====== MATERIAL FOR THIS TASK ======

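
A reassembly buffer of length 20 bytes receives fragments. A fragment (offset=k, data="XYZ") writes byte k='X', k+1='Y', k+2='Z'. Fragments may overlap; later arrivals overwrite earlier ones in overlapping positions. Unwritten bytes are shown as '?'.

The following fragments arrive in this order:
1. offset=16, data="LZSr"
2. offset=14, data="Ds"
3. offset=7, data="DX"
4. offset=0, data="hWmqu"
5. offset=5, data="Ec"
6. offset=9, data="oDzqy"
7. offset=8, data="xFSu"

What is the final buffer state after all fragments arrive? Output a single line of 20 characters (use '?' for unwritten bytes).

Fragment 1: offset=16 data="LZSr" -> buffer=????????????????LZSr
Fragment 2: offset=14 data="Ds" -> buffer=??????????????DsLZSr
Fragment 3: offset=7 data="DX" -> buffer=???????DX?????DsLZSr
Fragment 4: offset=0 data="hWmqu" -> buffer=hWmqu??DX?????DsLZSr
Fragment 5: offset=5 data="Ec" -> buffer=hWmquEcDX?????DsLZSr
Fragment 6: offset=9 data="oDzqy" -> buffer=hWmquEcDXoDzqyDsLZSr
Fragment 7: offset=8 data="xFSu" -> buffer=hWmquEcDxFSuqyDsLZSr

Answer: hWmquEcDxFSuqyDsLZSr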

======
====== MATERIAL FOR THIS TASK ======

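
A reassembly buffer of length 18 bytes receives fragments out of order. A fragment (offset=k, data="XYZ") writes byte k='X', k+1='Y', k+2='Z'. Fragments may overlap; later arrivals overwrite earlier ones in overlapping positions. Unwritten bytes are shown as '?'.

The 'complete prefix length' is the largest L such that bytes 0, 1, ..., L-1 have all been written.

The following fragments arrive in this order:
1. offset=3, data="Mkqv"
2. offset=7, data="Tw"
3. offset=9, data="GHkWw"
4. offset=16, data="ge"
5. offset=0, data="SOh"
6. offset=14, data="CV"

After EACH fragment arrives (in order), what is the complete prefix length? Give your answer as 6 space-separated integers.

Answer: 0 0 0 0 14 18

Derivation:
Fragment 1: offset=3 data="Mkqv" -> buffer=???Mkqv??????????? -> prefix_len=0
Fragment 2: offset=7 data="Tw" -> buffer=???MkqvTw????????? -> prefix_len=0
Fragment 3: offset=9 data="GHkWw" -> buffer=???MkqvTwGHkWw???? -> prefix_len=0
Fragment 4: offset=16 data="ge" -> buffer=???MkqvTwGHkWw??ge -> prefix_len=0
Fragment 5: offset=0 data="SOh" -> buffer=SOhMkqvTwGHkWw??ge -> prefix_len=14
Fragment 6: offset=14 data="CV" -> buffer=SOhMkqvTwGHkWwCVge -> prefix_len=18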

======
====== MATERIAL FOR THIS TASK ======

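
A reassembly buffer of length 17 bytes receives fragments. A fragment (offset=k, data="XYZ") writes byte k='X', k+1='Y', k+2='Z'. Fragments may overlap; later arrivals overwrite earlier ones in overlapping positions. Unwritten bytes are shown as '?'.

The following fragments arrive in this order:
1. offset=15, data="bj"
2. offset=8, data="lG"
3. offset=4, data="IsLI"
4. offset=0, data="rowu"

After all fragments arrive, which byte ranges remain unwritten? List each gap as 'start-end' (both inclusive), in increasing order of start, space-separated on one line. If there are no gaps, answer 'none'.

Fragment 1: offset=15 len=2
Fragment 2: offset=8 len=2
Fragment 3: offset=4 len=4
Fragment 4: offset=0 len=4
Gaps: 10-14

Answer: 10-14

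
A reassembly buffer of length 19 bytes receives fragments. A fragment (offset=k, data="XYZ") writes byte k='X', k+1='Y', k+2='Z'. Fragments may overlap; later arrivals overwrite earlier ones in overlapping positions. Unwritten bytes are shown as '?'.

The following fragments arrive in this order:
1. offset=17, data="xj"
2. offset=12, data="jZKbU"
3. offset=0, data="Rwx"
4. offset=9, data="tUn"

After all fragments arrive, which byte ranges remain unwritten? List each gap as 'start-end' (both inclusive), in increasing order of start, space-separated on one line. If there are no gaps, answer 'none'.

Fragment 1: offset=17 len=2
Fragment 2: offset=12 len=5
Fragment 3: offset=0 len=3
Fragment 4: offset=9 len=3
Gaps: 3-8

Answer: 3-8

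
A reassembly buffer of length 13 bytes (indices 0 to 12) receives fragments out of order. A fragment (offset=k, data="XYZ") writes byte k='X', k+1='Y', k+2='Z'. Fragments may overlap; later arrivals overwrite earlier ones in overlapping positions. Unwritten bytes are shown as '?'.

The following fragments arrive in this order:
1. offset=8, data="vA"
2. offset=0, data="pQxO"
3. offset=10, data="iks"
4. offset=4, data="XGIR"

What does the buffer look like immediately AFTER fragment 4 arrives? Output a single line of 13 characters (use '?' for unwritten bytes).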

======

Only the lines that contain the string "receives" should be copied from the entries above.

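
A reassembly buffer of length 20 bytes receives fragments. A fragment (offset=k, data="XYZ") writes byte k='X', k+1='Y', k+2='Z'. Fragments may overlap; later arrivals overwrite earlier ones in overlapping positions. Unwritten bytes are shown as '?'.
A reassembly buffer of length 18 bytes receives fragments out of order. A fragment (offset=k, data="XYZ") writes byte k='X', k+1='Y', k+2='Z'. Fragments may overlap; later arrivals overwrite earlier ones in overlapping positions. Unwritten bytes are shown as '?'.
A reassembly buffer of length 17 bytes receives fragments. A fragment (offset=k, data="XYZ") writes byte k='X', k+1='Y', k+2='Z'. Fragments may overlap; later arrivals overwrite earlier ones in overlapping positions. Unwritten bytes are shown as '?'.
A reassembly buffer of length 19 bytes receives fragments. A fragment (offset=k, data="XYZ") writes byte k='X', k+1='Y', k+2='Z'. Fragments may overlap; later arrivals overwrite earlier ones in overlapping positions. Unwritten bytes are shown as '?'.
A reassembly buffer of length 13 bytes (indices 0 to 12) receives fragments out of order. A fragment (offset=k, data="XYZ") writes byte k='X', k+1='Y', k+2='Z'. Fragments may overlap; later arrivals overwrite earlier ones in overlapping positions. Unwritten bytes are shown as '?'.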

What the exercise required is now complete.